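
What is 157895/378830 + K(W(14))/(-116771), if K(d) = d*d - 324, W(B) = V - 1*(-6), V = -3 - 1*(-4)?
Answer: 3708347059/8847271586 ≈ 0.41915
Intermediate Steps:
V = 1 (V = -3 + 4 = 1)
W(B) = 7 (W(B) = 1 - 1*(-6) = 1 + 6 = 7)
K(d) = -324 + d² (K(d) = d² - 324 = -324 + d²)
157895/378830 + K(W(14))/(-116771) = 157895/378830 + (-324 + 7²)/(-116771) = 157895*(1/378830) + (-324 + 49)*(-1/116771) = 31579/75766 - 275*(-1/116771) = 31579/75766 + 275/116771 = 3708347059/8847271586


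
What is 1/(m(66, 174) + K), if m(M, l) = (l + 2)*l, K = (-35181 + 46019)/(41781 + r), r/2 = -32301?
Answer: 22821/698859466 ≈ 3.2655e-5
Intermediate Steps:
r = -64602 (r = 2*(-32301) = -64602)
K = -10838/22821 (K = (-35181 + 46019)/(41781 - 64602) = 10838/(-22821) = 10838*(-1/22821) = -10838/22821 ≈ -0.47491)
m(M, l) = l*(2 + l) (m(M, l) = (2 + l)*l = l*(2 + l))
1/(m(66, 174) + K) = 1/(174*(2 + 174) - 10838/22821) = 1/(174*176 - 10838/22821) = 1/(30624 - 10838/22821) = 1/(698859466/22821) = 22821/698859466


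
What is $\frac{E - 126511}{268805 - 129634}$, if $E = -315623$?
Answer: $- \frac{15246}{4799} \approx -3.1769$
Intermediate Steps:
$\frac{E - 126511}{268805 - 129634} = \frac{-315623 - 126511}{268805 - 129634} = - \frac{442134}{139171} = \left(-442134\right) \frac{1}{139171} = - \frac{15246}{4799}$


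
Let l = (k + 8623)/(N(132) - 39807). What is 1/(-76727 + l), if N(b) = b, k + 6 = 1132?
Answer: -39675/3044153474 ≈ -1.3033e-5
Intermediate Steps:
k = 1126 (k = -6 + 1132 = 1126)
l = -9749/39675 (l = (1126 + 8623)/(132 - 39807) = 9749/(-39675) = 9749*(-1/39675) = -9749/39675 ≈ -0.24572)
1/(-76727 + l) = 1/(-76727 - 9749/39675) = 1/(-3044153474/39675) = -39675/3044153474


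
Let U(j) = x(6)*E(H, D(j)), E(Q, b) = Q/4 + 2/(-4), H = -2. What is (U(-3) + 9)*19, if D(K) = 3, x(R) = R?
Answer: 57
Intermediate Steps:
E(Q, b) = -½ + Q/4 (E(Q, b) = Q*(¼) + 2*(-¼) = Q/4 - ½ = -½ + Q/4)
U(j) = -6 (U(j) = 6*(-½ + (¼)*(-2)) = 6*(-½ - ½) = 6*(-1) = -6)
(U(-3) + 9)*19 = (-6 + 9)*19 = 3*19 = 57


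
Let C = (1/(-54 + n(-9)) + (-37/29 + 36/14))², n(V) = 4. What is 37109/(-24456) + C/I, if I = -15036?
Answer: -2395319122921621/1578478189890000 ≈ -1.5175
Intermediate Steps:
C = 167624809/103022500 (C = (1/(-54 + 4) + (-37/29 + 36/14))² = (1/(-50) + (-37*1/29 + 36*(1/14)))² = (-1/50 + (-37/29 + 18/7))² = (-1/50 + 263/203)² = (12947/10150)² = 167624809/103022500 ≈ 1.6271)
37109/(-24456) + C/I = 37109/(-24456) + (167624809/103022500)/(-15036) = 37109*(-1/24456) + (167624809/103022500)*(-1/15036) = -37109/24456 - 167624809/1549046310000 = -2395319122921621/1578478189890000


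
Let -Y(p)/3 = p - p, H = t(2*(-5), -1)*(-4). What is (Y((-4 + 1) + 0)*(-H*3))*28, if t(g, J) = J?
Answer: 0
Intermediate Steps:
H = 4 (H = -1*(-4) = 4)
Y(p) = 0 (Y(p) = -3*(p - p) = -3*0 = 0)
(Y((-4 + 1) + 0)*(-H*3))*28 = (0*(-4*3))*28 = (0*(-1*12))*28 = (0*(-12))*28 = 0*28 = 0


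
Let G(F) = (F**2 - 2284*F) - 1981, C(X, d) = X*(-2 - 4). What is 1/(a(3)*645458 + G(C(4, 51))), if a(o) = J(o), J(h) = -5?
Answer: -1/3173879 ≈ -3.1507e-7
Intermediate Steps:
a(o) = -5
C(X, d) = -6*X (C(X, d) = X*(-6) = -6*X)
G(F) = -1981 + F**2 - 2284*F
1/(a(3)*645458 + G(C(4, 51))) = 1/(-5*645458 + (-1981 + (-6*4)**2 - (-13704)*4)) = 1/(-3227290 + (-1981 + (-24)**2 - 2284*(-24))) = 1/(-3227290 + (-1981 + 576 + 54816)) = 1/(-3227290 + 53411) = 1/(-3173879) = -1/3173879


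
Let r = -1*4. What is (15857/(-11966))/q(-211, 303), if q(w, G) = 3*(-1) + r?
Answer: 15857/83762 ≈ 0.18931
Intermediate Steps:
r = -4
q(w, G) = -7 (q(w, G) = 3*(-1) - 4 = -3 - 4 = -7)
(15857/(-11966))/q(-211, 303) = (15857/(-11966))/(-7) = (15857*(-1/11966))*(-⅐) = -15857/11966*(-⅐) = 15857/83762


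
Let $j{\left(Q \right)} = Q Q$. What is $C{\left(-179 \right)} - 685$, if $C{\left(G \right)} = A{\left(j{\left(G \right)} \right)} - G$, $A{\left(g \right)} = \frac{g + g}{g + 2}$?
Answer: $- \frac{16149676}{32043} \approx -504.0$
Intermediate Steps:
$j{\left(Q \right)} = Q^{2}$
$A{\left(g \right)} = \frac{2 g}{2 + g}$
$C{\left(G \right)} = - G + \frac{2 G^{2}}{2 + G^{2}}$ ($C{\left(G \right)} = \frac{2 G^{2}}{2 + G^{2}} - G = - G + \frac{2 G^{2}}{2 + G^{2}}$)
$C{\left(-179 \right)} - 685 = - \frac{179 \left(-2 - \left(-179\right)^{2} + 2 \left(-179\right)\right)}{2 + \left(-179\right)^{2}} - 685 = - \frac{179 \left(-2 - 32041 - 358\right)}{2 + 32041} - 685 = - \frac{179 \left(-2 - 32041 - 358\right)}{32043} - 685 = \left(-179\right) \frac{1}{32043} \left(-32401\right) - 685 = \frac{5799779}{32043} - 685 = - \frac{16149676}{32043}$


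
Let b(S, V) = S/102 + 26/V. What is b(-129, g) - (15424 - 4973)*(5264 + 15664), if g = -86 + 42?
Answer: -40900365083/187 ≈ -2.1872e+8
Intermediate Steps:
g = -44
b(S, V) = 26/V + S/102 (b(S, V) = S*(1/102) + 26/V = S/102 + 26/V = 26/V + S/102)
b(-129, g) - (15424 - 4973)*(5264 + 15664) = (26/(-44) + (1/102)*(-129)) - (15424 - 4973)*(5264 + 15664) = (26*(-1/44) - 43/34) - 10451*20928 = (-13/22 - 43/34) - 1*218718528 = -347/187 - 218718528 = -40900365083/187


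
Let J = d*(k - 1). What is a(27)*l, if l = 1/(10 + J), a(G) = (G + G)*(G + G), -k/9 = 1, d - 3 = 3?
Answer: -1458/25 ≈ -58.320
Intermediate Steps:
d = 6 (d = 3 + 3 = 6)
k = -9 (k = -9*1 = -9)
J = -60 (J = 6*(-9 - 1) = 6*(-10) = -60)
a(G) = 4*G² (a(G) = (2*G)*(2*G) = 4*G²)
l = -1/50 (l = 1/(10 - 60) = 1/(-50) = -1/50 ≈ -0.020000)
a(27)*l = (4*27²)*(-1/50) = (4*729)*(-1/50) = 2916*(-1/50) = -1458/25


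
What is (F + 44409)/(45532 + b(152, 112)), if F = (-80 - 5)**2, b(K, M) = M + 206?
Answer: 25817/22925 ≈ 1.1262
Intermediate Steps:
b(K, M) = 206 + M
F = 7225 (F = (-85)**2 = 7225)
(F + 44409)/(45532 + b(152, 112)) = (7225 + 44409)/(45532 + (206 + 112)) = 51634/(45532 + 318) = 51634/45850 = 51634*(1/45850) = 25817/22925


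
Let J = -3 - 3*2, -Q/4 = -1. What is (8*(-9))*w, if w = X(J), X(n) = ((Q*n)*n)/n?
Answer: 2592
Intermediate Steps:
Q = 4 (Q = -4*(-1) = 4)
J = -9 (J = -3 - 6 = -9)
X(n) = 4*n (X(n) = ((4*n)*n)/n = (4*n**2)/n = 4*n)
w = -36 (w = 4*(-9) = -36)
(8*(-9))*w = (8*(-9))*(-36) = -72*(-36) = 2592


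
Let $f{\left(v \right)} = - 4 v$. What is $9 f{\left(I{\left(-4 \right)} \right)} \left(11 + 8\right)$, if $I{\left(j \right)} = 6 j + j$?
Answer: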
· · · · ·
What you need to do: Set down no line except those from the one with "Answer: 25817/22925 ≈ 1.1262" to the last line of the data, inclusive, each exactly as written.

Solution to this exercise:
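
Answer: 25817/22925 ≈ 1.1262
Intermediate Steps:
b(K, M) = 206 + M
F = 7225 (F = (-85)**2 = 7225)
(F + 44409)/(45532 + b(152, 112)) = (7225 + 44409)/(45532 + (206 + 112)) = 51634/(45532 + 318) = 51634/45850 = 51634*(1/45850) = 25817/22925


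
Let J = -3 - 3*2, -Q/4 = -1. What is (8*(-9))*w, if w = X(J), X(n) = ((Q*n)*n)/n?
Answer: 2592
Intermediate Steps:
Q = 4 (Q = -4*(-1) = 4)
J = -9 (J = -3 - 6 = -9)
X(n) = 4*n (X(n) = ((4*n)*n)/n = (4*n**2)/n = 4*n)
w = -36 (w = 4*(-9) = -36)
(8*(-9))*w = (8*(-9))*(-36) = -72*(-36) = 2592


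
Let $f{\left(v \right)} = - 4 v$. What is $9 f{\left(I{\left(-4 \right)} \right)} \left(11 + 8\right)$, if $I{\left(j \right)} = 6 j + j$?
Answer: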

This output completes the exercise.